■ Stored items
****************************************
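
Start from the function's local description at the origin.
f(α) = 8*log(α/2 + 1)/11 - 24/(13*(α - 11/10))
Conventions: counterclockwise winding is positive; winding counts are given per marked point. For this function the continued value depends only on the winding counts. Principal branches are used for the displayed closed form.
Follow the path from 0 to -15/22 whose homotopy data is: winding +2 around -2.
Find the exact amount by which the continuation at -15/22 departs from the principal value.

Continued minus principal equals (32/11)*pi*i.

The rational part is single-valued and drops out of the difference; each branch term changes only by its own monodromy.
(8/11)*log(1 - α/(-2)): each positive loop around -2 adds 2*pi*i to the log, so winding +2 contributes (8/11)*(2)*2*pi*i = (32/11)*pi*i.
Summing the contributions at α = -15/22 gives (32/11)*pi*i.


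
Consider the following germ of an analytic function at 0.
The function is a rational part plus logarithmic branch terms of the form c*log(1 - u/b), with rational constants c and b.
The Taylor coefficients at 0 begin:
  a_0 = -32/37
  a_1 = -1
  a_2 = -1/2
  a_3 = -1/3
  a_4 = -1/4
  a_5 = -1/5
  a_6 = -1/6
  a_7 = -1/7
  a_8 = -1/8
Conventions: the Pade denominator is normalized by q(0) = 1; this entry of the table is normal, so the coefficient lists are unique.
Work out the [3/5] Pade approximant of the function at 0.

Taylor coefficients needed (read off): a_0 = -32/37, a_1 = -1, a_2 = -1/2, a_3 = -1/3, a_4 = -1/4, a_5 = -1/5, a_6 = -1/6, a_7 = -1/7, a_8 = -1/8.
Write the denominator as Q(u) = 1 + q1*u + q2*u^2 + q3*u^3 + q4*u^4 + q5*u^5. Requiring Q*f - P = O(u^9) with deg P <= 3 kills the coefficients of u^4..u^8 in Q*f:
  u^4: a_4 + q1*a_3 + q2*a_2 + q3*a_1 + q4*a_0 = 0, i.e. -1/4 + (-1/3)*q1 + (-1/2)*q2 + (-1)*q3 + (-32/37)*q4 = 0.
  u^5: a_5 + q1*a_4 + q2*a_3 + q3*a_2 + q4*a_1 + q5*a_0 = 0, i.e. -1/5 + (-1/4)*q1 + (-1/3)*q2 + (-1/2)*q3 + (-1)*q4 + (-32/37)*q5 = 0.
  u^6: a_6 + q1*a_5 + q2*a_4 + q3*a_3 + q4*a_2 + q5*a_1 = 0, i.e. -1/6 + (-1/5)*q1 + (-1/4)*q2 + (-1/3)*q3 + (-1/2)*q4 + (-1)*q5 = 0.
  u^7: a_7 + q1*a_6 + q2*a_5 + q3*a_4 + q4*a_3 + q5*a_2 = 0, i.e. -1/7 + (-1/6)*q1 + (-1/5)*q2 + (-1/4)*q3 + (-1/3)*q4 + (-1/2)*q5 = 0.
  u^8: a_8 + q1*a_7 + q2*a_6 + q3*a_5 + q4*a_4 + q5*a_3 = 0, i.e. -1/8 + (-1/7)*q1 + (-1/6)*q2 + (-1/5)*q3 + (-1/4)*q4 + (-1/3)*q5 = 0.
Solving this linear system: q1 = -1801509/1014736, q2 = 6478431/7103152, q3 = -1567477/14206304, q4 = -32079/7103152, q5 = -81363/142063040.
The numerator is Q*f truncated at degree 3: P0 = a_0 = -32/37; P1 = a_1 + q1*a_0 = 1256441/2346577; P2 = a_2 + q1*a_1 + q2*a_0 = 127872727/262816624; P3 = a_3 + q1*a_2 + q2*a_1 + q3*a_0 = -413594645/1576899744.

The Pade approximant has numerator coefficients [-32/37, 1256441/2346577, 127872727/262816624, -413594645/1576899744]; denominator coefficients [1, -1801509/1014736, 6478431/7103152, -1567477/14206304, -32079/7103152, -81363/142063040].


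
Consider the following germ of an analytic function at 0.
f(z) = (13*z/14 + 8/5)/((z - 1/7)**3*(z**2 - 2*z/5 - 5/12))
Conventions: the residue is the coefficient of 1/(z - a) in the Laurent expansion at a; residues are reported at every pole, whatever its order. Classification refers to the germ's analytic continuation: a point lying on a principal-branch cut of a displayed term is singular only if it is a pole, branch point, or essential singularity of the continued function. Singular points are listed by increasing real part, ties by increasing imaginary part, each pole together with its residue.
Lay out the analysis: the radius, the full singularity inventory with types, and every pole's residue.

Radius of convergence at 0: 1/7.
At 1/5 - (1/30)*sqrt(411): a pole of order 1; residue 9657922932/2368593037 - (7328014386/324497246069)*sqrt(411).
At 1/7: a pole of order 3; residue -19315845864/2368593037.
At 1/5 + (1/30)*sqrt(411): a pole of order 1; residue 9657922932/2368593037 + (7328014386/324497246069)*sqrt(411).


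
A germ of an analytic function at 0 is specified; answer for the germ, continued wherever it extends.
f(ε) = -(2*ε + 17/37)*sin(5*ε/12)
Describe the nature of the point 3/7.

There is no denominator, hence no pole anywhere.
The factor -sin(5*ε/12) is entire.
So the germ continues analytically to 3/7.

The point is a regular point.


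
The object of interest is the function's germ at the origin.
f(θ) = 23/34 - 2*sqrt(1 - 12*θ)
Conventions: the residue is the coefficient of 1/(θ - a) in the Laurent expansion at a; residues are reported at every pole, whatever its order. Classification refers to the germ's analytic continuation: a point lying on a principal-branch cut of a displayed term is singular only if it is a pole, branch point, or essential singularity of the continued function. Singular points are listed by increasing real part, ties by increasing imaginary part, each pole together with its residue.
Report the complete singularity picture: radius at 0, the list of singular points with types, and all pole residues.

Radius of convergence at 0: 1/12.
At 1/12: an algebraic (square-root) branch point.

Branch term (-2)*sqrt(1 - θ/(1/12)): its argument vanishes at θ = 1/12, a square-root branch point, modulus 1/12.
The radius of convergence is the smallest modulus among the singular points: 1/12.


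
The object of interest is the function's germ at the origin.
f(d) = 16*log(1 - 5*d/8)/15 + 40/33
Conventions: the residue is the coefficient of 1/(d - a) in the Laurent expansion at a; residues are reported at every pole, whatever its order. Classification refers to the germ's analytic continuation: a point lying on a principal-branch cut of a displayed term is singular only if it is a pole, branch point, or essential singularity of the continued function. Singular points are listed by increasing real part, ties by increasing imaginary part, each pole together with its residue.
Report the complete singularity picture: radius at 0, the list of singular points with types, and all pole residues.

Branch term (16/15)*log(1 - d/(8/5)): its argument vanishes at d = 8/5, a logarithmic branch point, modulus 8/5.
The radius of convergence is the smallest modulus among the singular points: 8/5.

Radius of convergence at 0: 8/5.
At 8/5: a logarithmic branch point.


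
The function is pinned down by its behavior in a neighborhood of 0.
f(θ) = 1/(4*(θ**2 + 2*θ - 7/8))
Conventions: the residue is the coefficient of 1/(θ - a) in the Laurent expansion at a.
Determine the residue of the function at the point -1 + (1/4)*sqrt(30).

The factor θ**2 + 2*θ - 7/8 splits as (θ - a)(θ - a') with a = -1 + (1/4)*sqrt(30), a' = -1 - (1/4)*sqrt(30). At the order-1 pole a set g(θ) = (θ - a)*f(θ) = [1/4] / (θ - a').
Simple pole: residue = g(a) at a = -1 + (1/4)*sqrt(30), which is (1/60)*sqrt(30).

The residue is (1/60)*sqrt(30).


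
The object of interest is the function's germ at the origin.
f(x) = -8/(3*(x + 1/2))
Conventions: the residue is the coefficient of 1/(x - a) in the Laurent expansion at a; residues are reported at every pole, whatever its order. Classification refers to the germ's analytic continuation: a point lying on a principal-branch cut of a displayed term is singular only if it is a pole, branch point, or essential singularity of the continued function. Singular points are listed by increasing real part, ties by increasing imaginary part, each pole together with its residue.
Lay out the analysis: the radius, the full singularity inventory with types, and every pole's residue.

Radius of convergence at 0: 1/2.
At -1/2: a pole of order 1; residue -8/3.

Denominator factor (x + 1/2): pole of order 1 at -1/2, modulus 1/2.
The radius of convergence is the smallest modulus among the singular points: 1/2.
At the order-1 pole -1/2 set g(x) = (x - (-1/2))*f(x) = -8/3.
Simple pole: residue = g(a) at a = -1/2, which is -8/3.


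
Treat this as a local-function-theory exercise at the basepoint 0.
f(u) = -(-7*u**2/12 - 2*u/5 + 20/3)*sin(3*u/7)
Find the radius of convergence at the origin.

The radius of convergence is infinite.

The factor -sin(3*u/7) is entire and contributes no finite singular point.
The polynomial part has no poles.
No finite singular points: the Taylor series at 0 converges everywhere.


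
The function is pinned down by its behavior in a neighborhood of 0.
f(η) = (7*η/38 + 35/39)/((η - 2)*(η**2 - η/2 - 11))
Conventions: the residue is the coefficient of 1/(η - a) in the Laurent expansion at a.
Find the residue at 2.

At the order-1 pole 2 set g(η) = (η - (2))*f(η) = (7*η/38 + 35/39)/(η**2 - η/2 - 11).
Simple pole: residue = g(a) at a = 2, which is -469/2964.

The residue is -469/2964.


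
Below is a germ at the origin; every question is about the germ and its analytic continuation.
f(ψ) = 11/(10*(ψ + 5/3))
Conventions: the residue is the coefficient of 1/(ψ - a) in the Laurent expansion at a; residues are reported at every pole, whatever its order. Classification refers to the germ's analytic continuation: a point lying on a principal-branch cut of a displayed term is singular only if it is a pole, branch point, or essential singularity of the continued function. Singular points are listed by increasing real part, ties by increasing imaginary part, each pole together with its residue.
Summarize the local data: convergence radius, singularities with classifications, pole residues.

Denominator factor (ψ + 5/3): pole of order 1 at -5/3, modulus 5/3.
The radius of convergence is the smallest modulus among the singular points: 5/3.
At the order-1 pole -5/3 set g(ψ) = (ψ - (-5/3))*f(ψ) = 11/10.
Simple pole: residue = g(a) at a = -5/3, which is 11/10.

Radius of convergence at 0: 5/3.
At -5/3: a pole of order 1; residue 11/10.


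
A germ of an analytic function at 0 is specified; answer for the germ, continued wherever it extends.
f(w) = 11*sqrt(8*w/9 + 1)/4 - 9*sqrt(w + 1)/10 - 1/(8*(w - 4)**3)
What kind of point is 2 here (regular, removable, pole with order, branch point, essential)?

Denominator factors: w - 4 = -2 at w = 2 — none vanishes.
Branch term sqrt(1 - w/(-9/8)): argument at 2 is 25/9, nonzero, so 2 is not its branch point (a point on a principal cut is still regular for the continued germ).
Branch term sqrt(1 - w/(-1)): argument at 2 is 3, nonzero, so 2 is not its branch point (a point on a principal cut is still regular for the continued germ).
So the germ continues analytically to 2.

The point is a regular point.


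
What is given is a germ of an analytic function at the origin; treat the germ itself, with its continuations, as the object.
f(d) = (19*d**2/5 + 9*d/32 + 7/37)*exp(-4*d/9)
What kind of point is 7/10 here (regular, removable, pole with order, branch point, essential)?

There is no denominator, hence no pole anywhere.
The factor exp(-4*d/9) is entire.
So the germ continues analytically to 7/10.

The point is a regular point.


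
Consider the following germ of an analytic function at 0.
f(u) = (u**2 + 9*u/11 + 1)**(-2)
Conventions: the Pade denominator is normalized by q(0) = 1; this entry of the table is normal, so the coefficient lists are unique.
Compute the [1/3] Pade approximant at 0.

Taylor coefficients needed (expand at 0): a_0 = 1, a_1 = -18/11, a_2 = 1/121, a_3 = 3618/1331, a_4 = -40884/14641.
Write the denominator as Q(u) = 1 + q1*u + q2*u^2 + q3*u^3. Requiring Q*f - P = O(u^5) with deg P <= 1 kills the coefficients of u^2..u^4 in Q*f:
  u^2: a_2 + q1*a_1 + q2*a_0 = 0, i.e. 1/121 + (-18/11)*q1 + (1)*q2 = 0.
  u^3: a_3 + q1*a_2 + q2*a_1 + q3*a_0 = 0, i.e. 3618/1331 + (1/121)*q1 + (-18/11)*q2 + (1)*q3 = 0.
  u^4: a_4 + q1*a_3 + q2*a_2 + q3*a_1 = 0, i.e. -40884/14641 + (3618/1331)*q1 + (1/121)*q2 + (-18/11)*q3 = 0.
Solving this linear system: q1 = 203/198, q2 = 202/121, q3 = 1/198.
The numerator is Q*f truncated at degree 1: P0 = a_0 = 1; P1 = a_1 + q1*a_0 = -11/18.

The Pade approximant has numerator coefficients [1, -11/18]; denominator coefficients [1, 203/198, 202/121, 1/198].


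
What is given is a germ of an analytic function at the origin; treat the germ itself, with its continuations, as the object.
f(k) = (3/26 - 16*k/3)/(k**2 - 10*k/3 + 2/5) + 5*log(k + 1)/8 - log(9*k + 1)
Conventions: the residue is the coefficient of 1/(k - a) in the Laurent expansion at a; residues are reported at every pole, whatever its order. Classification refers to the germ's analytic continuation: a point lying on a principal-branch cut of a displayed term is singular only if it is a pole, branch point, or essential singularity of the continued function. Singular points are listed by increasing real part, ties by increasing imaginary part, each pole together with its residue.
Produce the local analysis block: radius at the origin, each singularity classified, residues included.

Denominator factor (k**2 - 10*k/3 + 2/5): discriminant 428/45, real irrational roots 5/3 + (1/15)*sqrt(535) and 5/3 - (1/15)*sqrt(535); poles of order 1, moduli 5/3 + (1/15)*sqrt(535) and 5/3 - (1/15)*sqrt(535).
Branch term (-1)*log(1 - k/(-1/9)): its argument vanishes at k = -1/9, a logarithmic branch point, modulus 1/9.
Branch term (5/8)*log(1 - k/(-1)): its argument vanishes at k = -1, a logarithmic branch point, modulus 1.
The radius of convergence is the smallest modulus among the singular points: 1/9.
The branch terms are analytic at 5/3 - (1/15)*sqrt(535) and contribute nothing to the residue; only the rational part matters.
The factor k**2 - 10*k/3 + 2/5 splits as (k - a)(k - a') with a = 5/3 - (1/15)*sqrt(535), a' = 5/3 + (1/15)*sqrt(535). At the order-1 pole a set g(k) = (k - a)*(rational part) = [3/26 - 16*k/3] / (k - a').
Simple pole: residue = g(a) at a = 5/3 - (1/15)*sqrt(535), which is -8/3 + (2053/16692)*sqrt(535).
The branch terms are analytic at 5/3 + (1/15)*sqrt(535) and contribute nothing to the residue; only the rational part matters.
The factor k**2 - 10*k/3 + 2/5 splits as (k - a)(k - a') with a = 5/3 + (1/15)*sqrt(535), a' = 5/3 - (1/15)*sqrt(535). At the order-1 pole a set g(k) = (k - a)*(rational part) = [3/26 - 16*k/3] / (k - a').
Simple pole: residue = g(a) at a = 5/3 + (1/15)*sqrt(535), which is -8/3 - (2053/16692)*sqrt(535).
List the singular points by increasing real part (a conjugate pair: the negative imaginary part first).

Radius of convergence at 0: 1/9.
At -1: a logarithmic branch point.
At -1/9: a logarithmic branch point.
At 5/3 - (1/15)*sqrt(535): a pole of order 1; residue -8/3 + (2053/16692)*sqrt(535).
At 5/3 + (1/15)*sqrt(535): a pole of order 1; residue -8/3 - (2053/16692)*sqrt(535).


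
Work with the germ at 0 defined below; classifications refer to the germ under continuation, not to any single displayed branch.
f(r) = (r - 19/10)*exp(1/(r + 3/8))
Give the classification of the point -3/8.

The point is an essential singularity.

The exponent 1/(r - (-3/8)) has a pole at -3/8, so exp(1/(r - (-3/8))) takes every nonzero value near it: an essential singularity (not a pole of any order).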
****************************************
■ Prompt
Wherever the word "form" occurs in the data, copy that whole line.

■ Written solution
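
Conventions: counterclockwise winding is positive; winding counts are given per marked point. For this function the continued value depends only on the winding counts. Principal branches are used for the displayed closed form.
The function is a rational part plus logarithmic branch terms of the form c*log(1 - u/b), with rational constants c and b.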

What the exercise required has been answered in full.